== Assignment ==
Having read the records, set them all down exactly as they appear.
== Given records ==
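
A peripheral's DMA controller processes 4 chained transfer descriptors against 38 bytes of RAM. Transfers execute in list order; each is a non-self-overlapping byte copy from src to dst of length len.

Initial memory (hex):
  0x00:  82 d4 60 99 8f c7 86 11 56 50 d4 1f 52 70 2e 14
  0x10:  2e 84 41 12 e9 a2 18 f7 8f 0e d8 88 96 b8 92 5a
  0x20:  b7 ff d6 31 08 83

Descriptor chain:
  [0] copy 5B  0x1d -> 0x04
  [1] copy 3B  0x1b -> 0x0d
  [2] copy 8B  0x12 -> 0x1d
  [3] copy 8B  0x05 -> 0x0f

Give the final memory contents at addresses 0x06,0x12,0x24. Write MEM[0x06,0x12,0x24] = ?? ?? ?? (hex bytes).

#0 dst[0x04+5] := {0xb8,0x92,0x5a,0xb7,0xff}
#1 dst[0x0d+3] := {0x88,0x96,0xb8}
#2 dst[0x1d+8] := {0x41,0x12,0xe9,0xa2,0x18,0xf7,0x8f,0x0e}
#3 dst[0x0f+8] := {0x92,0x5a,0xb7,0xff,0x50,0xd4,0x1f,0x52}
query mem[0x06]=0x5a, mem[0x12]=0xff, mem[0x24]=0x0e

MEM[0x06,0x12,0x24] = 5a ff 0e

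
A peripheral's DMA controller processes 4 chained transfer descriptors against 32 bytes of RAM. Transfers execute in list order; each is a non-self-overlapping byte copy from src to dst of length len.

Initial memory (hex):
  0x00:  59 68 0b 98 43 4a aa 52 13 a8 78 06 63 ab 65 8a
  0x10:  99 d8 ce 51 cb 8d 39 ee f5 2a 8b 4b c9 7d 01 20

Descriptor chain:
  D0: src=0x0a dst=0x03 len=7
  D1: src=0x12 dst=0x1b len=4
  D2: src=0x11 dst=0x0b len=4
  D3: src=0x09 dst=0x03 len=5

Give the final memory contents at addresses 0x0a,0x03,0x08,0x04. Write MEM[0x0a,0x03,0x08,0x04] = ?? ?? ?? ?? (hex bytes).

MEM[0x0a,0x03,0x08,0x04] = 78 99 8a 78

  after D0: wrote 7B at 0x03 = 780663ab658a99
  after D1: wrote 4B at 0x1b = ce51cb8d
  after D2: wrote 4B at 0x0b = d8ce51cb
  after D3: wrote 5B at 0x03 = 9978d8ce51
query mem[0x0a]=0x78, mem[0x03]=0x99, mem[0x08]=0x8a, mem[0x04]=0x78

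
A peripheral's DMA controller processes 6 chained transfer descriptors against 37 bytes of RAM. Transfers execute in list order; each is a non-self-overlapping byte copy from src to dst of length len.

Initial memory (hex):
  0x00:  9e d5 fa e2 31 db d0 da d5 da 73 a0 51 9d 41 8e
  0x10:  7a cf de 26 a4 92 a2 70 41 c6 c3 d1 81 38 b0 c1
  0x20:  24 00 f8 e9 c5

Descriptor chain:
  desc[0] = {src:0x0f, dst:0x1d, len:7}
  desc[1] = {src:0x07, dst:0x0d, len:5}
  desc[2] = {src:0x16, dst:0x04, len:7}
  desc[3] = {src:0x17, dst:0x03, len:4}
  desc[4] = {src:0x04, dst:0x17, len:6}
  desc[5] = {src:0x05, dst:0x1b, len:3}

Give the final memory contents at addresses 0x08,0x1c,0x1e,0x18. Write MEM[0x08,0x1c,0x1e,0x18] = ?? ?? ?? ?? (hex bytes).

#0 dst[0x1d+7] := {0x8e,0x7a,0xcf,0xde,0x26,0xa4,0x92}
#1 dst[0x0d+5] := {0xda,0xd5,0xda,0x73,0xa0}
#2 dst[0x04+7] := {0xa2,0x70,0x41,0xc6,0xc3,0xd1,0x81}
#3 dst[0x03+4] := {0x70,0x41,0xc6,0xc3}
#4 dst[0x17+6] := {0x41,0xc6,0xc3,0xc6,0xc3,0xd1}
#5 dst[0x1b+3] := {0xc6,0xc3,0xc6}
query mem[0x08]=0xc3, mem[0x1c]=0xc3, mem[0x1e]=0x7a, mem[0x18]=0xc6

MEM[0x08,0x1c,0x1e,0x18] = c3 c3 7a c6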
===
== Solution below ==
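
A peripheral's DMA controller processes 4 chained transfer descriptors against 38 bytes of RAM. Transfers execute in list order; each is a non-self-overlapping byte copy from src to dst of length len.

Initial memory (hex):
  0x00:  82 d4 60 99 8f c7 86 11 56 50 d4 1f 52 70 2e 14
  0x10:  2e 84 41 12 e9 a2 18 f7 8f 0e d8 88 96 b8 92 5a
  0x20:  b7 ff d6 31 08 83

Descriptor chain:
  [0] copy 5B  0x1d -> 0x04
  [1] copy 3B  0x1b -> 0x0d
  [2] copy 8B  0x12 -> 0x1d
  [3] copy 8B  0x05 -> 0x0f

Give the final memory contents at addresses 0x06,0x12,0x24. Write MEM[0x06,0x12,0x24] = ?? ?? ?? (hex bytes).

#0 dst[0x04+5] := {0xb8,0x92,0x5a,0xb7,0xff}
#1 dst[0x0d+3] := {0x88,0x96,0xb8}
#2 dst[0x1d+8] := {0x41,0x12,0xe9,0xa2,0x18,0xf7,0x8f,0x0e}
#3 dst[0x0f+8] := {0x92,0x5a,0xb7,0xff,0x50,0xd4,0x1f,0x52}
query mem[0x06]=0x5a, mem[0x12]=0xff, mem[0x24]=0x0e

MEM[0x06,0x12,0x24] = 5a ff 0e

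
A peripheral's DMA controller processes 4 chained transfer descriptors against 32 bytes of RAM. Transfers execute in list order; each is a non-self-overlapping byte copy from src to dst of length len.

Initial memory (hex):
  0x00:  59 68 0b 98 43 4a aa 52 13 a8 78 06 63 ab 65 8a
  0x10:  99 d8 ce 51 cb 8d 39 ee f5 2a 8b 4b c9 7d 01 20

Descriptor chain:
  D0: src=0x0a dst=0x03 len=7
  D1: src=0x12 dst=0x1b len=4
  D2: src=0x11 dst=0x0b len=4
  D3: src=0x09 dst=0x03 len=5

Give the final memory contents at addresses 0x0a,0x03,0x08,0x04. Write MEM[0x0a,0x03,0x08,0x04] = ?? ?? ?? ?? (hex bytes).

MEM[0x0a,0x03,0x08,0x04] = 78 99 8a 78

  after D0: wrote 7B at 0x03 = 780663ab658a99
  after D1: wrote 4B at 0x1b = ce51cb8d
  after D2: wrote 4B at 0x0b = d8ce51cb
  after D3: wrote 5B at 0x03 = 9978d8ce51
query mem[0x0a]=0x78, mem[0x03]=0x99, mem[0x08]=0x8a, mem[0x04]=0x78

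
A peripheral's DMA controller processes 6 chained transfer descriptors against 37 bytes of RAM. Transfers execute in list order; each is a non-self-overlapping byte copy from src to dst of length len.

Initial memory (hex):
  0x00:  9e d5 fa e2 31 db d0 da d5 da 73 a0 51 9d 41 8e
  0x10:  7a cf de 26 a4 92 a2 70 41 c6 c3 d1 81 38 b0 c1
  0x20:  24 00 f8 e9 c5

Descriptor chain:
  desc[0] = {src:0x0f, dst:0x1d, len:7}
  desc[1] = {src:0x07, dst:0x0d, len:5}
  desc[2] = {src:0x16, dst:0x04, len:7}
  desc[3] = {src:0x17, dst:0x03, len:4}
  desc[4] = {src:0x04, dst:0x17, len:6}
  desc[5] = {src:0x05, dst:0x1b, len:3}

Give the final memory contents at addresses 0x08,0x1c,0x1e,0x18. Write MEM[0x08,0x1c,0x1e,0x18] = ?? ?? ?? ?? (hex bytes).

#0 dst[0x1d+7] := {0x8e,0x7a,0xcf,0xde,0x26,0xa4,0x92}
#1 dst[0x0d+5] := {0xda,0xd5,0xda,0x73,0xa0}
#2 dst[0x04+7] := {0xa2,0x70,0x41,0xc6,0xc3,0xd1,0x81}
#3 dst[0x03+4] := {0x70,0x41,0xc6,0xc3}
#4 dst[0x17+6] := {0x41,0xc6,0xc3,0xc6,0xc3,0xd1}
#5 dst[0x1b+3] := {0xc6,0xc3,0xc6}
query mem[0x08]=0xc3, mem[0x1c]=0xc3, mem[0x1e]=0x7a, mem[0x18]=0xc6

MEM[0x08,0x1c,0x1e,0x18] = c3 c3 7a c6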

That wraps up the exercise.